EXERCISE OBJECTIVE: Check every line below, and copy those that include "follows".

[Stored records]

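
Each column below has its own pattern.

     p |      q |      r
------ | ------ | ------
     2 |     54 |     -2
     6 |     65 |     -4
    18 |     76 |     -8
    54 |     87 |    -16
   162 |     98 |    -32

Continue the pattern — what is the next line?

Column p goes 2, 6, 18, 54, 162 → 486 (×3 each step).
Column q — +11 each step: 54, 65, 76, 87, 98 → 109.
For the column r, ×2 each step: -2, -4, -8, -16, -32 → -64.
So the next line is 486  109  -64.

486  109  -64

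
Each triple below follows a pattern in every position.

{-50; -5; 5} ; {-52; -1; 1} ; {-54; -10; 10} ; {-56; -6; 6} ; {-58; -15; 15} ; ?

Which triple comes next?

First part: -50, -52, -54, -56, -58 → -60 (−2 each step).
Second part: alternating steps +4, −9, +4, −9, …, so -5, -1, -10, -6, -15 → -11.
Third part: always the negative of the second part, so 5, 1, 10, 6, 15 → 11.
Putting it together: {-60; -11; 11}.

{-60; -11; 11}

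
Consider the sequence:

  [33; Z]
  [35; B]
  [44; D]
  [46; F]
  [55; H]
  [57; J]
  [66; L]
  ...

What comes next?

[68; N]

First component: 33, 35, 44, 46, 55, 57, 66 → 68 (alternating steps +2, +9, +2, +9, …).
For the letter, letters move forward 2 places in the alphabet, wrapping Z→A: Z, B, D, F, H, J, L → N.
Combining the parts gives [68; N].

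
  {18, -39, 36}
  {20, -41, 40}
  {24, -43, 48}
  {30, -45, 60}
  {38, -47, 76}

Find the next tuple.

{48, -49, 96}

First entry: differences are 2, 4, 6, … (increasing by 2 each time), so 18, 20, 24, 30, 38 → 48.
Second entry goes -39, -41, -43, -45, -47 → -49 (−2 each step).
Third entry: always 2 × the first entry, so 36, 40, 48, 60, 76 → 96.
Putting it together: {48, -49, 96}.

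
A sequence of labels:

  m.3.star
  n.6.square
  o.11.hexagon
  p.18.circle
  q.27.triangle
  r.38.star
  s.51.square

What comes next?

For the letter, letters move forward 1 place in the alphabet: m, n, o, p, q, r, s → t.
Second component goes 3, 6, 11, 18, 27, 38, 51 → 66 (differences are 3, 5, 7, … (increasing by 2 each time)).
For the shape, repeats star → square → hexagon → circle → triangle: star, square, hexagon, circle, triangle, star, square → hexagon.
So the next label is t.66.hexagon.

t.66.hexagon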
==
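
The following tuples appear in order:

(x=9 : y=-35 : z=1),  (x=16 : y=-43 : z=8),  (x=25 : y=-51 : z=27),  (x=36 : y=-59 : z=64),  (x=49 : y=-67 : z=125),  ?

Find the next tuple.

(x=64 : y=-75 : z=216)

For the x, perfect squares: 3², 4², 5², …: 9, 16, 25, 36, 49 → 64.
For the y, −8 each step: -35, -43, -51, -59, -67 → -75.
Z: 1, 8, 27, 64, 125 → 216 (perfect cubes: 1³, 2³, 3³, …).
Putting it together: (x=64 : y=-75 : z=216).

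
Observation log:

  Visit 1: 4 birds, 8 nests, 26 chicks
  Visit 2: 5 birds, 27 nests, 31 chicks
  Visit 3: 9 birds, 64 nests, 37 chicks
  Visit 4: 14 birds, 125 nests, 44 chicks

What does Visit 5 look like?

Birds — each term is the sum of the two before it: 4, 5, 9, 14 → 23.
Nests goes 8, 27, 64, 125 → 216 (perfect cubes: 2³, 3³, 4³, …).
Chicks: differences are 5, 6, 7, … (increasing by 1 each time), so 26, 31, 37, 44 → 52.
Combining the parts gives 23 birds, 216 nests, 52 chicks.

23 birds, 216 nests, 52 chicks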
---
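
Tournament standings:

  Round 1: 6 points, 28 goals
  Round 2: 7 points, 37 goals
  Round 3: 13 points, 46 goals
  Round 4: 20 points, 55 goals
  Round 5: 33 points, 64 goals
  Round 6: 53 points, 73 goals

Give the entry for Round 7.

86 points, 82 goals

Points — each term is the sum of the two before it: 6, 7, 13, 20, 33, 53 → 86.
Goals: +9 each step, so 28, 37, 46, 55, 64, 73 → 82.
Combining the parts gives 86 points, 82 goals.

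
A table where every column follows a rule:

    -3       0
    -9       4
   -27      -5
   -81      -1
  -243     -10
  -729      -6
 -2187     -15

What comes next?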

SOLUTION TO THIS EXERCISE:
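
Each triple below follows a pattern in every position.
A table where every column follows a rule: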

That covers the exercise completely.